The entries below are to be repeated exactly as they stand.

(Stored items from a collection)
= Beginning of Section =

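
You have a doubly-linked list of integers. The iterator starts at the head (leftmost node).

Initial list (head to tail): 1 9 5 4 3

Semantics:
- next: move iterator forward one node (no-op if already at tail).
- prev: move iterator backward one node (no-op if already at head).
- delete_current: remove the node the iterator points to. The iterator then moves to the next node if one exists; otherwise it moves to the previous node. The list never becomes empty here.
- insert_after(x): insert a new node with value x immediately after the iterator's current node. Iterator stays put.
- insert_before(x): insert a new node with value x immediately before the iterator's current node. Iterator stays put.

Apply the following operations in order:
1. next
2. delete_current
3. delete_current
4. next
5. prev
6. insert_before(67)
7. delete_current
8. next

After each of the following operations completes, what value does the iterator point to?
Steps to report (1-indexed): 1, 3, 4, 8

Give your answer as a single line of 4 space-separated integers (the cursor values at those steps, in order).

After 1 (next): list=[1, 9, 5, 4, 3] cursor@9
After 2 (delete_current): list=[1, 5, 4, 3] cursor@5
After 3 (delete_current): list=[1, 4, 3] cursor@4
After 4 (next): list=[1, 4, 3] cursor@3
After 5 (prev): list=[1, 4, 3] cursor@4
After 6 (insert_before(67)): list=[1, 67, 4, 3] cursor@4
After 7 (delete_current): list=[1, 67, 3] cursor@3
After 8 (next): list=[1, 67, 3] cursor@3

Answer: 9 4 3 3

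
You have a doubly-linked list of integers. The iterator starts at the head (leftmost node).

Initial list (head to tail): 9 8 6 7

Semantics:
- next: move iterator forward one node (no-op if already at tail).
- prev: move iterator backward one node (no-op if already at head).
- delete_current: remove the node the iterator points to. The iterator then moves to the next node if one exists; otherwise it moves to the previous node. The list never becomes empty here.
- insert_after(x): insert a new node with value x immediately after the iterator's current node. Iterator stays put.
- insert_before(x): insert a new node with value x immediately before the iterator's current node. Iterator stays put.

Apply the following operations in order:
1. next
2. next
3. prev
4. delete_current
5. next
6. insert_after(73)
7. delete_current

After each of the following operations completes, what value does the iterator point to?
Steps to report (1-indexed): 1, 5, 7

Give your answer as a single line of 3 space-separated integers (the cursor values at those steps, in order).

Answer: 8 7 73

Derivation:
After 1 (next): list=[9, 8, 6, 7] cursor@8
After 2 (next): list=[9, 8, 6, 7] cursor@6
After 3 (prev): list=[9, 8, 6, 7] cursor@8
After 4 (delete_current): list=[9, 6, 7] cursor@6
After 5 (next): list=[9, 6, 7] cursor@7
After 6 (insert_after(73)): list=[9, 6, 7, 73] cursor@7
After 7 (delete_current): list=[9, 6, 73] cursor@73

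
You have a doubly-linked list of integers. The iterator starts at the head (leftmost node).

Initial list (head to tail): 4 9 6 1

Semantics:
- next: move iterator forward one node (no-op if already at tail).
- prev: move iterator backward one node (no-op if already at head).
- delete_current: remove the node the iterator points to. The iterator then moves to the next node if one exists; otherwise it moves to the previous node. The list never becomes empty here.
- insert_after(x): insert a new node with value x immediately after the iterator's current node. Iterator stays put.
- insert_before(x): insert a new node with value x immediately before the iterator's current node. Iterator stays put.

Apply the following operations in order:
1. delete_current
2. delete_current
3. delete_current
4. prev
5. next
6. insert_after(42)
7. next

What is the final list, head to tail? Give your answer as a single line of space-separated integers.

Answer: 1 42

Derivation:
After 1 (delete_current): list=[9, 6, 1] cursor@9
After 2 (delete_current): list=[6, 1] cursor@6
After 3 (delete_current): list=[1] cursor@1
After 4 (prev): list=[1] cursor@1
After 5 (next): list=[1] cursor@1
After 6 (insert_after(42)): list=[1, 42] cursor@1
After 7 (next): list=[1, 42] cursor@42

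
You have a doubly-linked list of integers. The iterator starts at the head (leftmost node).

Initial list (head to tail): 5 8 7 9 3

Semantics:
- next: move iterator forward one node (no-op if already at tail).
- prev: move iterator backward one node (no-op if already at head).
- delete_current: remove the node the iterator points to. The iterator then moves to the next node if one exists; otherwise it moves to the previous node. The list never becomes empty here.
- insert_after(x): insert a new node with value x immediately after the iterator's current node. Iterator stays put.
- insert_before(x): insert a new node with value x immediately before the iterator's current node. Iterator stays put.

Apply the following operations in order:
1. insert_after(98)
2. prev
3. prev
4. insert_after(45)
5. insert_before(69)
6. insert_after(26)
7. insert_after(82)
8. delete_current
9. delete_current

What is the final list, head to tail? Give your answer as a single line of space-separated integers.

Answer: 69 26 45 98 8 7 9 3

Derivation:
After 1 (insert_after(98)): list=[5, 98, 8, 7, 9, 3] cursor@5
After 2 (prev): list=[5, 98, 8, 7, 9, 3] cursor@5
After 3 (prev): list=[5, 98, 8, 7, 9, 3] cursor@5
After 4 (insert_after(45)): list=[5, 45, 98, 8, 7, 9, 3] cursor@5
After 5 (insert_before(69)): list=[69, 5, 45, 98, 8, 7, 9, 3] cursor@5
After 6 (insert_after(26)): list=[69, 5, 26, 45, 98, 8, 7, 9, 3] cursor@5
After 7 (insert_after(82)): list=[69, 5, 82, 26, 45, 98, 8, 7, 9, 3] cursor@5
After 8 (delete_current): list=[69, 82, 26, 45, 98, 8, 7, 9, 3] cursor@82
After 9 (delete_current): list=[69, 26, 45, 98, 8, 7, 9, 3] cursor@26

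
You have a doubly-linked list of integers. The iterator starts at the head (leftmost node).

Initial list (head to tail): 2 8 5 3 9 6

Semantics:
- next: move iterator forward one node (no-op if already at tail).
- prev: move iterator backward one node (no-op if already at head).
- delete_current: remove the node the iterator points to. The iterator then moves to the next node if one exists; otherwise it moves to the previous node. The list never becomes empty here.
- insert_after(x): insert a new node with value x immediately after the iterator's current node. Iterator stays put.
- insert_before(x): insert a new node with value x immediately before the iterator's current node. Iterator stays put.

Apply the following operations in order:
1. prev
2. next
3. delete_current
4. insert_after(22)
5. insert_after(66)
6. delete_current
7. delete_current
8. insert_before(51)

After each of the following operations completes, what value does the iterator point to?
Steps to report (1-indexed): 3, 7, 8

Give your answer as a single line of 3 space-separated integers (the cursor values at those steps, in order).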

= End of Section =

__Result__:
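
You have a doubly-linked list of integers. The iterator starts at the head (leftmost node).

Initial list (head to tail): 1 9 5 4 3

Semantics:
- next: move iterator forward one node (no-op if already at tail).
- prev: move iterator backward one node (no-op if already at head).
- delete_current: remove the node the iterator points to. The iterator then moves to the next node if one exists; otherwise it moves to the previous node. The list never becomes empty here.
- insert_after(x): insert a new node with value x immediately after the iterator's current node. Iterator stays put.
- insert_before(x): insert a new node with value x immediately before the iterator's current node. Iterator stays put.

Apply the following operations in order:
1. next
2. delete_current
3. delete_current
4. next
5. prev
6. insert_before(67)
7. delete_current
8. next

After each of the following operations completes, what value does the iterator point to?
Steps to report (1-indexed): 1, 3, 4, 8

Give your answer as a single line of 4 space-separated integers (the cursor values at those steps, in order).

After 1 (next): list=[1, 9, 5, 4, 3] cursor@9
After 2 (delete_current): list=[1, 5, 4, 3] cursor@5
After 3 (delete_current): list=[1, 4, 3] cursor@4
After 4 (next): list=[1, 4, 3] cursor@3
After 5 (prev): list=[1, 4, 3] cursor@4
After 6 (insert_before(67)): list=[1, 67, 4, 3] cursor@4
After 7 (delete_current): list=[1, 67, 3] cursor@3
After 8 (next): list=[1, 67, 3] cursor@3

Answer: 9 4 3 3

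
You have a doubly-linked list of integers. The iterator starts at the head (leftmost node).

Initial list (head to tail): 9 8 6 7

Semantics:
- next: move iterator forward one node (no-op if already at tail).
- prev: move iterator backward one node (no-op if already at head).
- delete_current: remove the node the iterator points to. The iterator then moves to the next node if one exists; otherwise it moves to the previous node. The list never becomes empty here.
- insert_after(x): insert a new node with value x immediately after the iterator's current node. Iterator stays put.
- insert_before(x): insert a new node with value x immediately before the iterator's current node. Iterator stays put.

Apply the following operations in order:
1. next
2. next
3. prev
4. delete_current
5. next
6. insert_after(73)
7. delete_current

After each of the following operations completes, what value does the iterator point to?
Steps to report (1-indexed): 1, 5, 7

Give your answer as a single line of 3 space-separated integers (the cursor values at those steps, in order).

Answer: 8 7 73

Derivation:
After 1 (next): list=[9, 8, 6, 7] cursor@8
After 2 (next): list=[9, 8, 6, 7] cursor@6
After 3 (prev): list=[9, 8, 6, 7] cursor@8
After 4 (delete_current): list=[9, 6, 7] cursor@6
After 5 (next): list=[9, 6, 7] cursor@7
After 6 (insert_after(73)): list=[9, 6, 7, 73] cursor@7
After 7 (delete_current): list=[9, 6, 73] cursor@73

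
You have a doubly-linked list of integers. The iterator starts at the head (leftmost node).

Initial list (head to tail): 4 9 6 1

Semantics:
- next: move iterator forward one node (no-op if already at tail).
- prev: move iterator backward one node (no-op if already at head).
- delete_current: remove the node the iterator points to. The iterator then moves to the next node if one exists; otherwise it moves to the previous node. The list never becomes empty here.
- insert_after(x): insert a new node with value x immediately after the iterator's current node. Iterator stays put.
- insert_before(x): insert a new node with value x immediately before the iterator's current node. Iterator stays put.

Apply the following operations in order:
1. delete_current
2. delete_current
3. delete_current
4. prev
5. next
6. insert_after(42)
7. next

What is the final list, head to tail? Give your answer as a single line of space-separated integers.

Answer: 1 42

Derivation:
After 1 (delete_current): list=[9, 6, 1] cursor@9
After 2 (delete_current): list=[6, 1] cursor@6
After 3 (delete_current): list=[1] cursor@1
After 4 (prev): list=[1] cursor@1
After 5 (next): list=[1] cursor@1
After 6 (insert_after(42)): list=[1, 42] cursor@1
After 7 (next): list=[1, 42] cursor@42

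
You have a doubly-linked list of integers. The iterator starts at the head (leftmost node).

Initial list (head to tail): 5 8 7 9 3

Semantics:
- next: move iterator forward one node (no-op if already at tail).
- prev: move iterator backward one node (no-op if already at head).
- delete_current: remove the node the iterator points to. The iterator then moves to the next node if one exists; otherwise it moves to the previous node. The list never becomes empty here.
- insert_after(x): insert a new node with value x immediately after the iterator's current node. Iterator stays put.
- insert_before(x): insert a new node with value x immediately before the iterator's current node. Iterator stays put.

Apply the following operations in order:
1. insert_after(98)
2. prev
3. prev
4. insert_after(45)
5. insert_before(69)
6. insert_after(26)
7. insert_after(82)
8. delete_current
9. delete_current

What is the final list, head to tail? Give your answer as a single line of space-separated integers.

Answer: 69 26 45 98 8 7 9 3

Derivation:
After 1 (insert_after(98)): list=[5, 98, 8, 7, 9, 3] cursor@5
After 2 (prev): list=[5, 98, 8, 7, 9, 3] cursor@5
After 3 (prev): list=[5, 98, 8, 7, 9, 3] cursor@5
After 4 (insert_after(45)): list=[5, 45, 98, 8, 7, 9, 3] cursor@5
After 5 (insert_before(69)): list=[69, 5, 45, 98, 8, 7, 9, 3] cursor@5
After 6 (insert_after(26)): list=[69, 5, 26, 45, 98, 8, 7, 9, 3] cursor@5
After 7 (insert_after(82)): list=[69, 5, 82, 26, 45, 98, 8, 7, 9, 3] cursor@5
After 8 (delete_current): list=[69, 82, 26, 45, 98, 8, 7, 9, 3] cursor@82
After 9 (delete_current): list=[69, 26, 45, 98, 8, 7, 9, 3] cursor@26

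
You have a doubly-linked list of integers. The iterator starts at the head (leftmost node).

Initial list (head to tail): 2 8 5 3 9 6

Semantics:
- next: move iterator forward one node (no-op if already at tail).
- prev: move iterator backward one node (no-op if already at head).
- delete_current: remove the node the iterator points to. The iterator then moves to the next node if one exists; otherwise it moves to the previous node. The list never becomes empty here.
- insert_after(x): insert a new node with value x immediately after the iterator's current node. Iterator stays put.
- insert_before(x): insert a new node with value x immediately before the iterator's current node. Iterator stays put.

Apply the following operations in order:
1. prev
2. next
3. delete_current
4. insert_after(22)
5. insert_after(66)
6. delete_current
7. delete_current
8. insert_before(51)

After each of the following operations completes, what value does the iterator point to?
Steps to report (1-indexed): 3, 7, 8

Give your answer as a single line of 3 space-separated integers (the cursor values at those steps, in order).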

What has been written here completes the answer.